- What you should do
Your answer must consist of exactly the lines below, starting with the line with "What is -50062" and going on through the line with "Answer: 5761/33 ≈ 174.58", and nothing else.

(Items from a data source)

....

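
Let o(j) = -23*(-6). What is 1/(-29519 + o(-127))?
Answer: -1/29381 ≈ -3.4036e-5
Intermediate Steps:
o(j) = 138
1/(-29519 + o(-127)) = 1/(-29519 + 138) = 1/(-29381) = -1/29381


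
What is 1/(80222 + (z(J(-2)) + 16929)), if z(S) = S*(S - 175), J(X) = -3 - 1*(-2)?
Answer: 1/97327 ≈ 1.0275e-5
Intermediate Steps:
J(X) = -1 (J(X) = -3 + 2 = -1)
z(S) = S*(-175 + S)
1/(80222 + (z(J(-2)) + 16929)) = 1/(80222 + (-(-175 - 1) + 16929)) = 1/(80222 + (-1*(-176) + 16929)) = 1/(80222 + (176 + 16929)) = 1/(80222 + 17105) = 1/97327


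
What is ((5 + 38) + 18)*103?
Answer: 6283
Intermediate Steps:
((5 + 38) + 18)*103 = (43 + 18)*103 = 61*103 = 6283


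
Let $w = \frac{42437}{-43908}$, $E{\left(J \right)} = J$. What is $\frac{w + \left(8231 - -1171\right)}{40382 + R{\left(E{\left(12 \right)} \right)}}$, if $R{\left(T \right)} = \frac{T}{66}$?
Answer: $\frac{4540586369}{19504109232} \approx 0.2328$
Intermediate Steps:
$R{\left(T \right)} = \frac{T}{66}$ ($R{\left(T \right)} = T \frac{1}{66} = \frac{T}{66}$)
$w = - \frac{42437}{43908}$ ($w = 42437 \left(- \frac{1}{43908}\right) = - \frac{42437}{43908} \approx -0.9665$)
$\frac{w + \left(8231 - -1171\right)}{40382 + R{\left(E{\left(12 \right)} \right)}} = \frac{- \frac{42437}{43908} + \left(8231 - -1171\right)}{40382 + \frac{1}{66} \cdot 12} = \frac{- \frac{42437}{43908} + \left(8231 + 1171\right)}{40382 + \frac{2}{11}} = \frac{- \frac{42437}{43908} + 9402}{\frac{444204}{11}} = \frac{412780579}{43908} \cdot \frac{11}{444204} = \frac{4540586369}{19504109232}$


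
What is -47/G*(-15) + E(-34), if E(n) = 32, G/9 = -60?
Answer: 1105/36 ≈ 30.694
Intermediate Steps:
G = -540 (G = 9*(-60) = -540)
-47/G*(-15) + E(-34) = -47/(-540)*(-15) + 32 = -47*(-1/540)*(-15) + 32 = (47/540)*(-15) + 32 = -47/36 + 32 = 1105/36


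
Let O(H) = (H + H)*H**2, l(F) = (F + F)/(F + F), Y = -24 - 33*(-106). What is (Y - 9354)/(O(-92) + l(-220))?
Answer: 392/103825 ≈ 0.0037756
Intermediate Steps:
Y = 3474 (Y = -24 + 3498 = 3474)
l(F) = 1 (l(F) = (2*F)/((2*F)) = (2*F)*(1/(2*F)) = 1)
O(H) = 2*H**3 (O(H) = (2*H)*H**2 = 2*H**3)
(Y - 9354)/(O(-92) + l(-220)) = (3474 - 9354)/(2*(-92)**3 + 1) = -5880/(2*(-778688) + 1) = -5880/(-1557376 + 1) = -5880/(-1557375) = -5880*(-1/1557375) = 392/103825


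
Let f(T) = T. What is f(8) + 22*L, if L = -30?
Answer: -652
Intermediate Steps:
f(8) + 22*L = 8 + 22*(-30) = 8 - 660 = -652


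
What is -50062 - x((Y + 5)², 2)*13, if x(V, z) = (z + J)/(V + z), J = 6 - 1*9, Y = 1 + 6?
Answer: -7309039/146 ≈ -50062.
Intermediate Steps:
Y = 7
J = -3 (J = 6 - 9 = -3)
x(V, z) = (-3 + z)/(V + z) (x(V, z) = (z - 3)/(V + z) = (-3 + z)/(V + z))
-50062 - x((Y + 5)², 2)*13 = -50062 - (-3 + 2)/((7 + 5)² + 2)*13 = -50062 - -1/(12² + 2)*13 = -50062 - -1/(144 + 2)*13 = -50062 - -1/146*13 = -50062 - (1/146)*(-1)*13 = -50062 - (-1)*13/146 = -50062 - 1*(-13/146) = -50062 + 13/146 = -7309039/146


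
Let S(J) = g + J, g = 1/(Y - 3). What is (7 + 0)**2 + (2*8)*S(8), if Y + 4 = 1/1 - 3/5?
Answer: 5761/33 ≈ 174.58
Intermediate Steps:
Y = -18/5 (Y = -4 + (1/1 - 3/5) = -4 + (1*1 - 3*1/5) = -4 + (1 - 3/5) = -4 + 2/5 = -18/5 ≈ -3.6000)
g = -5/33 (g = 1/(-18/5 - 3) = 1/(-33/5) = -5/33 ≈ -0.15152)
S(J) = -5/33 + J
(7 + 0)**2 + (2*8)*S(8) = (7 + 0)**2 + (2*8)*(-5/33 + 8) = 7**2 + 16*(259/33) = 49 + 4144/33 = 5761/33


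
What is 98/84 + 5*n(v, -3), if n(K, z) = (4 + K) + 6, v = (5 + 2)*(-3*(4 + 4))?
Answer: -4733/6 ≈ -788.83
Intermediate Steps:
v = -168 (v = 7*(-3*8) = 7*(-24) = -168)
n(K, z) = 10 + K
98/84 + 5*n(v, -3) = 98/84 + 5*(10 - 168) = 98*(1/84) + 5*(-158) = 7/6 - 790 = -4733/6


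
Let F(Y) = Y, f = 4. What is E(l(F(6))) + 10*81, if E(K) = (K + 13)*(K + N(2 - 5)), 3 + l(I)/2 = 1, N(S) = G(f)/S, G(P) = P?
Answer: 762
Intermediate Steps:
N(S) = 4/S
l(I) = -4 (l(I) = -6 + 2*1 = -6 + 2 = -4)
E(K) = (13 + K)*(-4/3 + K) (E(K) = (K + 13)*(K + 4/(2 - 5)) = (13 + K)*(K + 4/(-3)) = (13 + K)*(K + 4*(-1/3)) = (13 + K)*(K - 4/3) = (13 + K)*(-4/3 + K))
E(l(F(6))) + 10*81 = (-52/3 + (-4)**2 + (35/3)*(-4)) + 10*81 = (-52/3 + 16 - 140/3) + 810 = -48 + 810 = 762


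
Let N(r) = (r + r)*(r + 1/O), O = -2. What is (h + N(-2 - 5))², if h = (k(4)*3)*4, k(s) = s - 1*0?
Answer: 23409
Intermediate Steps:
k(s) = s (k(s) = s + 0 = s)
h = 48 (h = (4*3)*4 = 12*4 = 48)
N(r) = 2*r*(-½ + r) (N(r) = (r + r)*(r + 1/(-2)) = (2*r)*(r - ½) = (2*r)*(-½ + r) = 2*r*(-½ + r))
(h + N(-2 - 5))² = (48 + (-2 - 5)*(-1 + 2*(-2 - 5)))² = (48 - 7*(-1 + 2*(-7)))² = (48 - 7*(-1 - 14))² = (48 - 7*(-15))² = (48 + 105)² = 153² = 23409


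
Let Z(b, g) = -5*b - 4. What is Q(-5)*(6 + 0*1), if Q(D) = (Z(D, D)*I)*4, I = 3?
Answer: 1512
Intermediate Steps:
Z(b, g) = -4 - 5*b
Q(D) = -48 - 60*D (Q(D) = ((-4 - 5*D)*3)*4 = (-12 - 15*D)*4 = -48 - 60*D)
Q(-5)*(6 + 0*1) = (-48 - 60*(-5))*(6 + 0*1) = (-48 + 300)*(6 + 0) = 252*6 = 1512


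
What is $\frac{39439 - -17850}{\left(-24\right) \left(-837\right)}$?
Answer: $\frac{57289}{20088} \approx 2.8519$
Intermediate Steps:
$\frac{39439 - -17850}{\left(-24\right) \left(-837\right)} = \frac{39439 + 17850}{20088} = 57289 \cdot \frac{1}{20088} = \frac{57289}{20088}$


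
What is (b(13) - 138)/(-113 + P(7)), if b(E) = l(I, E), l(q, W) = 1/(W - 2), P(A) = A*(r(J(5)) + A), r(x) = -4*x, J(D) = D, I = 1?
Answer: 1517/2244 ≈ 0.67603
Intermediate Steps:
P(A) = A*(-20 + A) (P(A) = A*(-4*5 + A) = A*(-20 + A))
l(q, W) = 1/(-2 + W)
b(E) = 1/(-2 + E)
(b(13) - 138)/(-113 + P(7)) = (1/(-2 + 13) - 138)/(-113 + 7*(-20 + 7)) = (1/11 - 138)/(-113 + 7*(-13)) = (1/11 - 138)/(-113 - 91) = -1517/11/(-204) = -1517/11*(-1/204) = 1517/2244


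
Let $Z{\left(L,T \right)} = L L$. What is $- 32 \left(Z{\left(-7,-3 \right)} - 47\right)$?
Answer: $-64$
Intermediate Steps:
$Z{\left(L,T \right)} = L^{2}$
$- 32 \left(Z{\left(-7,-3 \right)} - 47\right) = - 32 \left(\left(-7\right)^{2} - 47\right) = - 32 \left(49 - 47\right) = \left(-32\right) 2 = -64$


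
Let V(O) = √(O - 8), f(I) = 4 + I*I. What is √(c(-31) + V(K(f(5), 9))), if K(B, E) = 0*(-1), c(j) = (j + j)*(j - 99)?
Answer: √(8060 + 2*I*√2) ≈ 89.777 + 0.0158*I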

....

- Response to the task
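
What is -50062 - x((Y + 5)², 2)*13, if x(V, z) = (z + J)/(V + z), J = 6 - 1*9, Y = 1 + 6?
Answer: -7309039/146 ≈ -50062.
Intermediate Steps:
Y = 7
J = -3 (J = 6 - 9 = -3)
x(V, z) = (-3 + z)/(V + z) (x(V, z) = (z - 3)/(V + z) = (-3 + z)/(V + z))
-50062 - x((Y + 5)², 2)*13 = -50062 - (-3 + 2)/((7 + 5)² + 2)*13 = -50062 - -1/(12² + 2)*13 = -50062 - -1/(144 + 2)*13 = -50062 - -1/146*13 = -50062 - (1/146)*(-1)*13 = -50062 - (-1)*13/146 = -50062 - 1*(-13/146) = -50062 + 13/146 = -7309039/146


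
Let S(J) = g + J, g = 1/(Y - 3). What is (7 + 0)**2 + (2*8)*S(8), if Y + 4 = 1/1 - 3/5?
Answer: 5761/33 ≈ 174.58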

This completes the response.